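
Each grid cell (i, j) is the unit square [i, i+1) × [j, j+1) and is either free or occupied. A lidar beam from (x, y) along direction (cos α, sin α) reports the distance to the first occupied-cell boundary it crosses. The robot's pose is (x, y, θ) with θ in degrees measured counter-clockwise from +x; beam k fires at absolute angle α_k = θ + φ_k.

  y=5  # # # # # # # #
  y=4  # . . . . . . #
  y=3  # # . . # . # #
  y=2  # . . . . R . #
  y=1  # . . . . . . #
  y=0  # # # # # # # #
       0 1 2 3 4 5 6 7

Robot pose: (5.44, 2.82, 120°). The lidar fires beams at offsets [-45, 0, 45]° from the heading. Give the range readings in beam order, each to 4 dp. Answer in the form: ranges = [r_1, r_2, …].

beam 1: φ=-45°, α=75°
  d=(0.2588,0.9659)  start (5,2)  tX=2.1637 tY=0.1863  stride 1/|dx|=3.8637 1/|dy|=1.0353
    cross y-line → (5,3), t=0.1863
    cross y-line → (5,4), t=1.2216
    cross x-line → (6,4), t=2.1637
    cross y-line → (6,5), t=2.2569 (wall)
  → r_1 = 2.2569
beam 2: φ=0°, α=120°
  d=(-0.5000,0.8660)  start (5,2)  tX=0.8800 tY=0.2078  stride 1/|dx|=2.0000 1/|dy|=1.1547
    cross y-line → (5,3), t=0.2078
    cross x-line → (4,3), t=0.8800 (wall)
  → r_2 = 0.8800
beam 3: φ=45°, α=165°
  d=(-0.9659,0.2588)  start (5,2)  tX=0.4555 tY=0.6955  stride 1/|dx|=1.0353 1/|dy|=3.8637
    cross x-line → (4,2), t=0.4555
    cross y-line → (4,3), t=0.6955 (wall)
  → r_3 = 0.6955

ranges = [2.2569, 0.8800, 0.6955]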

→ TASK DETAILS
What is needed is a full, exact copy of the records.

→ RESULT OF THIS EXERCISE
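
Each grid cell (i, j) is the unit square [i, i+1) × [j, j+1) and is either free or occupied. A lidar beam from (x, y) along direction (cos α, sin α) reports the distance to the first occupied-cell boundary it crosses. The robot's pose is (x, y, θ) with θ in degrees measured counter-clockwise from +x; beam k fires at absolute angle α_k = θ + φ_k.

  y=5  # # # # # # # #
  y=4  # . . . . . . #
  y=3  # # . . # . # #
  y=2  # . . . . R . #
  y=1  # . . . . . . #
  y=0  # # # # # # # #
       0 1 2 3 4 5 6 7

Robot pose: (5.44, 2.82, 120°). The lidar fires beams at offsets [-45, 0, 45]° from the heading. Give the range readings in beam order, each to 4 dp. Answer in the form: ranges = [r_1, r_2, …].

beam 1: φ=-45°, α=75°
  d=(0.2588,0.9659)  start (5,2)  tX=2.1637 tY=0.1863  stride 1/|dx|=3.8637 1/|dy|=1.0353
    cross y-line → (5,3), t=0.1863
    cross y-line → (5,4), t=1.2216
    cross x-line → (6,4), t=2.1637
    cross y-line → (6,5), t=2.2569 (wall)
  → r_1 = 2.2569
beam 2: φ=0°, α=120°
  d=(-0.5000,0.8660)  start (5,2)  tX=0.8800 tY=0.2078  stride 1/|dx|=2.0000 1/|dy|=1.1547
    cross y-line → (5,3), t=0.2078
    cross x-line → (4,3), t=0.8800 (wall)
  → r_2 = 0.8800
beam 3: φ=45°, α=165°
  d=(-0.9659,0.2588)  start (5,2)  tX=0.4555 tY=0.6955  stride 1/|dx|=1.0353 1/|dy|=3.8637
    cross x-line → (4,2), t=0.4555
    cross y-line → (4,3), t=0.6955 (wall)
  → r_3 = 0.6955

ranges = [2.2569, 0.8800, 0.6955]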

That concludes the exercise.